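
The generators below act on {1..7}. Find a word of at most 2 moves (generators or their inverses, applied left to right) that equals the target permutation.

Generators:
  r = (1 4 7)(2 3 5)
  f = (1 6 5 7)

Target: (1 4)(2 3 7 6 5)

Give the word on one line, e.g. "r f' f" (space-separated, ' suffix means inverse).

  after r: (1 4 7)(2 3 5)
  after f: (1 4)(2 3 7 6 5)

r f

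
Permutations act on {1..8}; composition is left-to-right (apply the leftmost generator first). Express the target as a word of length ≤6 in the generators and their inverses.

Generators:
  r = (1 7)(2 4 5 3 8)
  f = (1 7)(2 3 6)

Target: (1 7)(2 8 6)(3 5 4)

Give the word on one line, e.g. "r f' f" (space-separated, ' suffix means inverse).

f f f r' f

  after f: (1 7)(2 3 6)
  after f: (2 6 3)
  after f: (1 7)
  after r': (2 8 3 5 4)
  after f: (1 7)(2 8 6)(3 5 4)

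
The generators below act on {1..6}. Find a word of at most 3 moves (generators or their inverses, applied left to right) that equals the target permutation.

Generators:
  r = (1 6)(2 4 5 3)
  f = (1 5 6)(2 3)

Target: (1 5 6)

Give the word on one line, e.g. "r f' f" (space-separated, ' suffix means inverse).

f' f'

  after f': (1 6 5)(2 3)
  after f': (1 5 6)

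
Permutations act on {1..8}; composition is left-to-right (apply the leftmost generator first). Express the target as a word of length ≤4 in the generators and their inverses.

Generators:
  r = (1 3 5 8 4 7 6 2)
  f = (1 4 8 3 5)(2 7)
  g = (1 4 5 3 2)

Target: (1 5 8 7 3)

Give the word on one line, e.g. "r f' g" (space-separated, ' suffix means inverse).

  after r': (1 2 6 7 4 8 5 3)
  after g': (1 3 2 6 7)(4 8)
  after r: (1 5 8 7 3)

r' g' r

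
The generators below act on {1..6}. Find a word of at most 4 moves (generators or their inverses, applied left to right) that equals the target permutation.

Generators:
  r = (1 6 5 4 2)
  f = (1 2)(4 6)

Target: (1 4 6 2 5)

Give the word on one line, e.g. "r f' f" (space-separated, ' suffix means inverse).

r' r' f' f'

  after r': (1 2 4 5 6)
  after r': (1 4 6 2 5)
  after f': (1 6)(2 5)
  after f': (1 4 6 2 5)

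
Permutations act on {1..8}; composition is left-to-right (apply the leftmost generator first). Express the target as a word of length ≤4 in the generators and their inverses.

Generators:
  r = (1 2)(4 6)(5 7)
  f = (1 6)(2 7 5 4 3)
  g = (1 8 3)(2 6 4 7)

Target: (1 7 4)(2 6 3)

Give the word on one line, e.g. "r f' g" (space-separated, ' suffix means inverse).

r f

  after r: (1 2)(4 6)(5 7)
  after f: (1 7 4)(2 6 3)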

Work order: Every line of the data above should be copied exactly.

Task output:
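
The generators below act on {1..7}. Find a word of at most 2 moves (generators or their inverses, applied left to right) that equals the target permutation.

Generators:
  r = (1 4 7)(2 3 5)
  f = (1 6 5 7)

Target: (1 4)(2 3 7 6 5)

Give the word on one line, e.g. "r f' f" (space-separated, ' suffix means inverse).

  after r: (1 4 7)(2 3 5)
  after f: (1 4)(2 3 7 6 5)

r f

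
Permutations act on {1..8}; composition is left-to-right (apply the leftmost generator first). Express the target as a word of length ≤6 in the generators and their inverses.

Generators:
  r = (1 7)(2 4 5 3 8)
  f = (1 7)(2 3 6)

Target: (1 7)(2 8 6)(3 5 4)

Give the word on one line, e.g. "r f' f" (space-separated, ' suffix means inverse).

f f f r' f

  after f: (1 7)(2 3 6)
  after f: (2 6 3)
  after f: (1 7)
  after r': (2 8 3 5 4)
  after f: (1 7)(2 8 6)(3 5 4)

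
The generators below act on {1..6}. Find a word of at most 3 moves (generators or their inverses, applied left to right) that equals the target permutation.

Generators:
  r = (1 6)(2 4 5 3)
  f = (1 5 6)(2 3)

Target: (1 5 6)

Give the word on one line, e.g. "r f' f" (space-separated, ' suffix means inverse).

f' f'

  after f': (1 6 5)(2 3)
  after f': (1 5 6)

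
Permutations act on {1..8}; composition is left-to-right (apply the leftmost generator first). Express the target as a word of length ≤4 in the generators and their inverses.

Generators:
  r = (1 3 5 8 4 7 6 2)
  f = (1 4 8 3 5)(2 7)
  g = (1 4 5 3 2)

Target: (1 5 8 7 3)

Give the word on one line, e.g. "r f' g" (space-separated, ' suffix means inverse).

  after r': (1 2 6 7 4 8 5 3)
  after g': (1 3 2 6 7)(4 8)
  after r: (1 5 8 7 3)

r' g' r

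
The generators below act on {1..6}. Find a word of at most 4 moves (generators or their inverses, applied left to right) that equals the target permutation.

Generators:
  r = (1 6 5 4 2)
  f = (1 2)(4 6)

Target: (1 4 6 2 5)

Give the word on one line, e.g. "r f' f" (space-separated, ' suffix means inverse).

r' r' f' f'

  after r': (1 2 4 5 6)
  after r': (1 4 6 2 5)
  after f': (1 6)(2 5)
  after f': (1 4 6 2 5)

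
Permutations act on {1..8}; composition is left-to-right (apply the leftmost generator first). Express the target as a word of length ≤4 in the generators and their inverses.

Generators:
  r = (1 2)(4 6)(5 7)
  f = (1 6)(2 7 5 4 3)
  g = (1 8 3)(2 6 4 7)

Target: (1 7 4)(2 6 3)

Give the word on one line, e.g. "r f' g" (space-separated, ' suffix means inverse).

r f

  after r: (1 2)(4 6)(5 7)
  after f: (1 7 4)(2 6 3)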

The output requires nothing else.